▸ ENTRIES PROVIDED
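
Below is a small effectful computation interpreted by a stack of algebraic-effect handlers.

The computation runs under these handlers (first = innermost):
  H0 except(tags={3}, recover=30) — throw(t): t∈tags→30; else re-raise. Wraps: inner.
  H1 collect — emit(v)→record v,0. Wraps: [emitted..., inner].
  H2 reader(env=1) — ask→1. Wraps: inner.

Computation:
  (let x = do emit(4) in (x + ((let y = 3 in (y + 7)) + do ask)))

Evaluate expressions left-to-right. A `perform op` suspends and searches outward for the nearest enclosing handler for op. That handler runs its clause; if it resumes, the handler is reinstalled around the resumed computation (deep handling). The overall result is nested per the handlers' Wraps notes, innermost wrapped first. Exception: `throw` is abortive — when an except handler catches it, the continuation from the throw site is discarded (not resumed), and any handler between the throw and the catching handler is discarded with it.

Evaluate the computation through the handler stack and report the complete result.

Step-by-step:
emit(4) @ H1 ⇒ out+=4
ask @ H2 ⇒ 1
H0 returns 11
H1 returns [4, 11]
H2 returns [4, 11]
= [4, 11]

Answer: [4, 11]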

▸ PROBLEM TO WORK ON
Line by line, the listing above is to be transcribed exactly.

▸ YOUR SOLUTION
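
Below is a small effectful computation interpreted by a stack of algebraic-effect handlers.

The computation runs under these handlers (first = innermost):
  H0 except(tags={3}, recover=30) — throw(t): t∈tags→30; else re-raise. Wraps: inner.
  H1 collect — emit(v)→record v,0. Wraps: [emitted..., inner].
  H2 reader(env=1) — ask→1. Wraps: inner.

Computation:
  (let x = do emit(4) in (x + ((let y = 3 in (y + 7)) + do ask)))

Evaluate expressions left-to-right. A `perform op` suspends and searches outward for the nearest enclosing handler for op. That handler runs its clause; if it resumes, the handler is reinstalled around the resumed computation (deep handling). The overall result is nested per the handlers' Wraps notes, innermost wrapped first. Exception: `throw` is abortive — when an except handler catches it, the continuation from the throw site is discarded (not resumed), and any handler between the throw and the catching handler is discarded with it.

Evaluate the computation through the handler stack and report the complete result.

Step-by-step:
emit(4) @ H1 ⇒ out+=4
ask @ H2 ⇒ 1
H0 returns 11
H1 returns [4, 11]
H2 returns [4, 11]
= [4, 11]

Answer: [4, 11]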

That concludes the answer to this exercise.